▶ Aim of the task
Find the line with "- Sporting goods priced at" in the entries below. Repeat it, every following line, and the line with "- General merchandise: 6.5%", exactly and with nothing added.

▶ Exercise material
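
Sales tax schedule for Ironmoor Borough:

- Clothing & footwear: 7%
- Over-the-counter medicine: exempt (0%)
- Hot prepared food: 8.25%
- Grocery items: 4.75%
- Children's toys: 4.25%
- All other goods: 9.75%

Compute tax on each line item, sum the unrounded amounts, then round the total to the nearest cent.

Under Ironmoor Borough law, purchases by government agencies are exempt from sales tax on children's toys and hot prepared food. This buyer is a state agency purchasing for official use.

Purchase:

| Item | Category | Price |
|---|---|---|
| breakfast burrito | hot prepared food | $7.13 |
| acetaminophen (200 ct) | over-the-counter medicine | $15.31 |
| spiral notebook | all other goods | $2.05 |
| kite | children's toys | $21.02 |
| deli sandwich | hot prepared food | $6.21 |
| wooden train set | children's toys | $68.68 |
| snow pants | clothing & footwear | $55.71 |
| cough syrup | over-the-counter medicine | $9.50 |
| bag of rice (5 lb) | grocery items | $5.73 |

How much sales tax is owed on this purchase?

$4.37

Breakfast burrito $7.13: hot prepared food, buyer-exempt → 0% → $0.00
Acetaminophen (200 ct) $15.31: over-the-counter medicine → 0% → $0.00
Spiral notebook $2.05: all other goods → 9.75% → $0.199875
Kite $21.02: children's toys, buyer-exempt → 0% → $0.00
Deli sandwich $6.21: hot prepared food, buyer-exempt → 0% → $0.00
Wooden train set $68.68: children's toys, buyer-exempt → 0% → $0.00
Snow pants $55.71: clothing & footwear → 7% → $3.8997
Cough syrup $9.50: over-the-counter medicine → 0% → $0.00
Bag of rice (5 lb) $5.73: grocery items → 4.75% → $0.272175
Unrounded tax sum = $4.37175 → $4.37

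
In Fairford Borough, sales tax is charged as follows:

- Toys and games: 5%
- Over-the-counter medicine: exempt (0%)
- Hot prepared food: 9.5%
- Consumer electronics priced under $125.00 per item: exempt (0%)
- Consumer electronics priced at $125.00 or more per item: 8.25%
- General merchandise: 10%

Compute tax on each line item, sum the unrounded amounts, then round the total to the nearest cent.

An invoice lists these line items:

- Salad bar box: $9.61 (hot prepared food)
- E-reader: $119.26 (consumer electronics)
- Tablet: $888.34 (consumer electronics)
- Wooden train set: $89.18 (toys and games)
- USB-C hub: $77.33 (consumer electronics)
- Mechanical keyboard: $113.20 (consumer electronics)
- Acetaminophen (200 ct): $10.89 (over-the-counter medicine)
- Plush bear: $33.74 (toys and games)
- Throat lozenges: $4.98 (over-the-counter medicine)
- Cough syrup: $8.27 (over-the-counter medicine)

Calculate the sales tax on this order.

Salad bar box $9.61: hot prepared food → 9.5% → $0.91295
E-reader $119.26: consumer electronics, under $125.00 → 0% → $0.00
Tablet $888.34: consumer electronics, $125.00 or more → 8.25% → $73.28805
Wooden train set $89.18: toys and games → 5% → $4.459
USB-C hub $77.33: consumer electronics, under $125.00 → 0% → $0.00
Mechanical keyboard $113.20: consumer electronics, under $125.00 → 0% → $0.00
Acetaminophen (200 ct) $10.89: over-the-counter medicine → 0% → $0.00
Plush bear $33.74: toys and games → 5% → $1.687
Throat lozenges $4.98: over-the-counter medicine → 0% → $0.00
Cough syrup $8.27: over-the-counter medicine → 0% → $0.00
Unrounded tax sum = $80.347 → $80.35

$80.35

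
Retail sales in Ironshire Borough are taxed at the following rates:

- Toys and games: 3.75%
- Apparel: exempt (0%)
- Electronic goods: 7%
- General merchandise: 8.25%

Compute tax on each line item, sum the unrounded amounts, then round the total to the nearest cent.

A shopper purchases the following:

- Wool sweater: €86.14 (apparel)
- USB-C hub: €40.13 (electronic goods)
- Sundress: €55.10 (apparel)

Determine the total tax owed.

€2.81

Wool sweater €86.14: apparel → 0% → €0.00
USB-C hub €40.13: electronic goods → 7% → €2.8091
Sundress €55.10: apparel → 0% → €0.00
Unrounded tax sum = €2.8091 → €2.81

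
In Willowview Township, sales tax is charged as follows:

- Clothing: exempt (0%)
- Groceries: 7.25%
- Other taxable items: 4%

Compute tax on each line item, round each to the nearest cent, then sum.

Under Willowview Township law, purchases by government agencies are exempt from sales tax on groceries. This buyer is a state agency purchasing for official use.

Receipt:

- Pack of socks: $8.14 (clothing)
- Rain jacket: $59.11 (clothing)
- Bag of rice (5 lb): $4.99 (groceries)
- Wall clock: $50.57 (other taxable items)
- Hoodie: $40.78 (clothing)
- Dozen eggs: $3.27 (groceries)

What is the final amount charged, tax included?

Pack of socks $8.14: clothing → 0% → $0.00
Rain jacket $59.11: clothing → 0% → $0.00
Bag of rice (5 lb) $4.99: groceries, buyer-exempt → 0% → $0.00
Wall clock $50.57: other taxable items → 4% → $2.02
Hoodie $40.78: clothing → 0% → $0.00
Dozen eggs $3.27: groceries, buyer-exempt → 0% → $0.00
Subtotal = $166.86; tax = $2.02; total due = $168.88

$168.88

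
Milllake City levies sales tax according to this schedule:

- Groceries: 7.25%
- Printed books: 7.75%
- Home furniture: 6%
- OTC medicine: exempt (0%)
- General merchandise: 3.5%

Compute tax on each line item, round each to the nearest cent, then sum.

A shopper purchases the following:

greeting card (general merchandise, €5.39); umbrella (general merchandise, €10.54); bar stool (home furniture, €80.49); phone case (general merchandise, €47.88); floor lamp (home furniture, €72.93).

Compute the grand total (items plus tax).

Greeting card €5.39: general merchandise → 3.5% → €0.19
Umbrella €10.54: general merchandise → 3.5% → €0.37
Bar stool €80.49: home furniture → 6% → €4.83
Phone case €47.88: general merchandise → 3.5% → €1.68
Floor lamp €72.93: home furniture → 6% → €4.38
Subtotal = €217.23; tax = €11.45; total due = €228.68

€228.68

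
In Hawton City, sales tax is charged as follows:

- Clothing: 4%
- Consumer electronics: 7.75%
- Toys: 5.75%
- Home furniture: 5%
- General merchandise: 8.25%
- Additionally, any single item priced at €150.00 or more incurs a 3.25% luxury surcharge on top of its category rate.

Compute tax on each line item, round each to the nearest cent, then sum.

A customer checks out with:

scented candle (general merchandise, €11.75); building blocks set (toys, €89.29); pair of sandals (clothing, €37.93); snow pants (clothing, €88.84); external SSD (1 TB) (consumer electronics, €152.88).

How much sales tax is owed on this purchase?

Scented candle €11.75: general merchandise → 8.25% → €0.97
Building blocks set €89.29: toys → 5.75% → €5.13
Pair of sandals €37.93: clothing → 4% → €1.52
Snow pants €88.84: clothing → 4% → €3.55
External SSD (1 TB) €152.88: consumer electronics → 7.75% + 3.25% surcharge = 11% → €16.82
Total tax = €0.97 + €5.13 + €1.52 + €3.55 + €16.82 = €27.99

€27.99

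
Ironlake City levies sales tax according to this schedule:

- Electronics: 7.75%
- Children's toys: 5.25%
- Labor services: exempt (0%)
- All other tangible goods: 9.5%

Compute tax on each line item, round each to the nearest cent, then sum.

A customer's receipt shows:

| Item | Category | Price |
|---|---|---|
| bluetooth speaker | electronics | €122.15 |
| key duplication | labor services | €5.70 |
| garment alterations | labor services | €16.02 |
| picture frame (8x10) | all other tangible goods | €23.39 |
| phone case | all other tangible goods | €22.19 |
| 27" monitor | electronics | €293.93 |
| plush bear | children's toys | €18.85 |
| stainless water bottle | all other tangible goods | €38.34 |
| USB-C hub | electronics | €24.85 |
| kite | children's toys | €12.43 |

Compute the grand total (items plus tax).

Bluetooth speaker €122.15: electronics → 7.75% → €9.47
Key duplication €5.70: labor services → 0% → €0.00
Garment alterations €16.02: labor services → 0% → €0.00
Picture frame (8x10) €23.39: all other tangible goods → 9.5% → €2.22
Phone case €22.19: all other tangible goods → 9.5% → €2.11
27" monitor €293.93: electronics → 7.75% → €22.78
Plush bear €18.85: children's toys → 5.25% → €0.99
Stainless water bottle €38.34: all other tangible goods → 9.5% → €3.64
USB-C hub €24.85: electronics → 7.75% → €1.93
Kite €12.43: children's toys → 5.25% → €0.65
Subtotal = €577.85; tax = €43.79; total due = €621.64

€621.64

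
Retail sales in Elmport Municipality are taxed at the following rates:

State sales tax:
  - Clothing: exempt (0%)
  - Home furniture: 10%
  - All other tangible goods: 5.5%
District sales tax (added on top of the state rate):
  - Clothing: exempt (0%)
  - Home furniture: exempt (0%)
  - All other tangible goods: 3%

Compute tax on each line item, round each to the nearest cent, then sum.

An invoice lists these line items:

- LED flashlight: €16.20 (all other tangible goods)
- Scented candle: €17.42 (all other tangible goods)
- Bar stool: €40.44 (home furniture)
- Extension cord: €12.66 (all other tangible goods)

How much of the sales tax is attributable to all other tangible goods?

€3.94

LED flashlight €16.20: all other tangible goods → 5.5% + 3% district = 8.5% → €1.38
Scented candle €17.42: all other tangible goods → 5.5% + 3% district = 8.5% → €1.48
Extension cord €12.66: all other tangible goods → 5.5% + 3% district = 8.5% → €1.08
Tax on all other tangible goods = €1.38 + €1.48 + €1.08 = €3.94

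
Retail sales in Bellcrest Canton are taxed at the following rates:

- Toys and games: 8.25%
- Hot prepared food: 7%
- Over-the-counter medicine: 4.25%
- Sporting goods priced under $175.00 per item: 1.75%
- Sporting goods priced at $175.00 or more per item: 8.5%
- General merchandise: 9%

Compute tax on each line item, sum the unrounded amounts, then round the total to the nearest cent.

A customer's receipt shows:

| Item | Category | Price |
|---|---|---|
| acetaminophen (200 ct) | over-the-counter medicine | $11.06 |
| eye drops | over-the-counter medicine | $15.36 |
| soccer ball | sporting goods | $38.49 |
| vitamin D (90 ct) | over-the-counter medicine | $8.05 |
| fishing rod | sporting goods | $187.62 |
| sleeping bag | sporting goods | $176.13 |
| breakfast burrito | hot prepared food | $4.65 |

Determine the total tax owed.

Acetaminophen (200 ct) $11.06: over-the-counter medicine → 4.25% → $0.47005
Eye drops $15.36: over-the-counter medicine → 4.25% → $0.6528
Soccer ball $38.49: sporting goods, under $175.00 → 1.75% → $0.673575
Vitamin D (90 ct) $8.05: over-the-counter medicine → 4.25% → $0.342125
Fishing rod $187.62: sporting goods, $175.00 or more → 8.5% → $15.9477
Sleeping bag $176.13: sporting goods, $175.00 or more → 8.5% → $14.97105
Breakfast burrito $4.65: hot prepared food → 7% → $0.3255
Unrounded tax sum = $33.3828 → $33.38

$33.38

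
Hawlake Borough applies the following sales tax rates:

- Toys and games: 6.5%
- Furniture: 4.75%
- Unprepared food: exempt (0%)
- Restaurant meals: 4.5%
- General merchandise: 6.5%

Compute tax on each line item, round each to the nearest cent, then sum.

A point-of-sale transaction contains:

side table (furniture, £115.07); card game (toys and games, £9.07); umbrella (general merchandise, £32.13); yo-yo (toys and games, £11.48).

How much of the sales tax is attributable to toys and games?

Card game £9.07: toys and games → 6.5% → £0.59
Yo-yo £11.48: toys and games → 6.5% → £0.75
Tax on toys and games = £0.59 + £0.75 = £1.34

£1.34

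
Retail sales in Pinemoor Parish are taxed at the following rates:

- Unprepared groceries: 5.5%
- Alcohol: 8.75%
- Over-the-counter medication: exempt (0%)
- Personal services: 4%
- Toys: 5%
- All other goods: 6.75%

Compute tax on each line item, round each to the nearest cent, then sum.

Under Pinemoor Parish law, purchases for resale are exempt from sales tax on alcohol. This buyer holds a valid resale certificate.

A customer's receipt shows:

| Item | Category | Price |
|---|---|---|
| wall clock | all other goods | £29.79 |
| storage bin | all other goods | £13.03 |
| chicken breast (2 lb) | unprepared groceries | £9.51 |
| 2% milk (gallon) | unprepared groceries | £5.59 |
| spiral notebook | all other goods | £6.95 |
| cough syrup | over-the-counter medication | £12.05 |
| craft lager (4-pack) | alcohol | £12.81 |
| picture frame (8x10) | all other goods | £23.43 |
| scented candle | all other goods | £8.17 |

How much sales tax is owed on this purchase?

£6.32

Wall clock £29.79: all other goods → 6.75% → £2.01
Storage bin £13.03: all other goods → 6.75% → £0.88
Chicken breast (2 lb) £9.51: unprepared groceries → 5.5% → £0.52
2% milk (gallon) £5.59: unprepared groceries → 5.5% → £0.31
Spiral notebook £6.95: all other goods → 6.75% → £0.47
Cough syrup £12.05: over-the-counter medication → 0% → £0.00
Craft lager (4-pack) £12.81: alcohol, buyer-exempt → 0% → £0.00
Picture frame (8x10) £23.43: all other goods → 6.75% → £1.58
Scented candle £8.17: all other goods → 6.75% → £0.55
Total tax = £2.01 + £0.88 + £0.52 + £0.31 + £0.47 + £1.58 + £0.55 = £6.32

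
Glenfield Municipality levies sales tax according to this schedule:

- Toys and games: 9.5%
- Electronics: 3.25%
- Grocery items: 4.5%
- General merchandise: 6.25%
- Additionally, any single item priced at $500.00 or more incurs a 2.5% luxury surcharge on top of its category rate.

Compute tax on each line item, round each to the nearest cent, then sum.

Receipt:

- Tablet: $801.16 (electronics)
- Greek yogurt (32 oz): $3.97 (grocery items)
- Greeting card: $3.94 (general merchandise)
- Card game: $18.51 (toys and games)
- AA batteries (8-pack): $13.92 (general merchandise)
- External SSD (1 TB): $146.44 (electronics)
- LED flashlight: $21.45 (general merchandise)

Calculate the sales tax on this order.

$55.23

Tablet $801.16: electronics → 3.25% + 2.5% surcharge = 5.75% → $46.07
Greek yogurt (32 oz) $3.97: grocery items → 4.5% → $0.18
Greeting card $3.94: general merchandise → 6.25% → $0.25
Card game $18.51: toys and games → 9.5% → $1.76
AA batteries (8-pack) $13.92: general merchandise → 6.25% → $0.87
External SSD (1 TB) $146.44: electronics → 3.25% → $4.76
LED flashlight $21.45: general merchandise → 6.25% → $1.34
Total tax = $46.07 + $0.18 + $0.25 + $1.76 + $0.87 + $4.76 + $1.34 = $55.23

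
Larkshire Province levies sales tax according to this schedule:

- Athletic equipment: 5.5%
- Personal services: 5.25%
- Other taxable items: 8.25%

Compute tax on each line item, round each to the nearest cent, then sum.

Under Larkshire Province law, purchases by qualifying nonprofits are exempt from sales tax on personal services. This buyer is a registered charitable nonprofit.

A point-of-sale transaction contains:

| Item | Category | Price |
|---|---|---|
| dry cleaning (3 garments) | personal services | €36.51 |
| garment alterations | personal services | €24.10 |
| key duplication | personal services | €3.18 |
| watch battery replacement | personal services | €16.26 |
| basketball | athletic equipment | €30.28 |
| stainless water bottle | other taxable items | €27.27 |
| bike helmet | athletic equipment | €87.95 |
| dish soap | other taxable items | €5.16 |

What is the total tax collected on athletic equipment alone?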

▶ Reply to the task
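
- Sporting goods priced at $175.00 or more per item: 8.5%
- General merchandise: 9%

Compute tax on each line item, sum the unrounded amounts, then round the total to the nearest cent.

A customer's receipt shows:

| Item | Category | Price |
|---|---|---|
| acetaminophen (200 ct) | over-the-counter medicine | $11.06 |
| eye drops | over-the-counter medicine | $15.36 |
| soccer ball | sporting goods | $38.49 |
| vitamin D (90 ct) | over-the-counter medicine | $8.05 |
| fishing rod | sporting goods | $187.62 |
| sleeping bag | sporting goods | $176.13 |
| breakfast burrito | hot prepared food | $4.65 |

Determine the total tax owed.

Acetaminophen (200 ct) $11.06: over-the-counter medicine → 4.25% → $0.47005
Eye drops $15.36: over-the-counter medicine → 4.25% → $0.6528
Soccer ball $38.49: sporting goods, under $175.00 → 1.75% → $0.673575
Vitamin D (90 ct) $8.05: over-the-counter medicine → 4.25% → $0.342125
Fishing rod $187.62: sporting goods, $175.00 or more → 8.5% → $15.9477
Sleeping bag $176.13: sporting goods, $175.00 or more → 8.5% → $14.97105
Breakfast burrito $4.65: hot prepared food → 7% → $0.3255
Unrounded tax sum = $33.3828 → $33.38

$33.38

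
Hawlake Borough applies the following sales tax rates:

- Toys and games: 6.5%
- Furniture: 4.75%
- Unprepared food: exempt (0%)
- Restaurant meals: 4.5%
- General merchandise: 6.5%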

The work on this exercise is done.